**Task statement:**
Extract the listing in its entirety, keeping each line identical to the original.

**Exercise input:**
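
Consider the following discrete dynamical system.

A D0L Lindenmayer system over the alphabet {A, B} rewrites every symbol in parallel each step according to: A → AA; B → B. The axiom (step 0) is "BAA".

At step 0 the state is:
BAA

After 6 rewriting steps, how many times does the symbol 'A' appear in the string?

128

[0] BAA
[1] BAAAA
[2] BAAAAAAAA
[3] BAAAAAAAAAAAAAAAA
[4] BAAAAAAAAAAAAAAAAAAAAAAAAAAAAAAAA
[5] BAAAAAAAAAAAAAAAAAAAAAAAAAAAAAAAAAAAAAAAAAAAAAAAAAAAAAAAAAAAAAAAA
[6] BAAAAAAAAAAAAAAAAAAAAAAAAAAAAAAAAAAAAAAAAAAAAAAAAAAAAAAAAA…AAAAAAAAAAAAAAAAAAAAAAAAAAAAAAAAAAAAAAAAAAAAAAAAAAAAAAAAAA  (len 129)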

**Answer area:**
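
Consider the following discrete dynamical system.

A D0L Lindenmayer system over the alphabet {A, B} rewrites every symbol in parallel each step according to: A → AA; B → B. The axiom (step 0) is "BAA".

At step 0 the state is:
BAA

After 6 rewriting steps, how many times does the symbol 'A' appear in the string?

128

[0] BAA
[1] BAAAA
[2] BAAAAAAAA
[3] BAAAAAAAAAAAAAAAA
[4] BAAAAAAAAAAAAAAAAAAAAAAAAAAAAAAAA
[5] BAAAAAAAAAAAAAAAAAAAAAAAAAAAAAAAAAAAAAAAAAAAAAAAAAAAAAAAAAAAAAAAA
[6] BAAAAAAAAAAAAAAAAAAAAAAAAAAAAAAAAAAAAAAAAAAAAAAAAAAAAAAAAA…AAAAAAAAAAAAAAAAAAAAAAAAAAAAAAAAAAAAAAAAAAAAAAAAAAAAAAAAAA  (len 129)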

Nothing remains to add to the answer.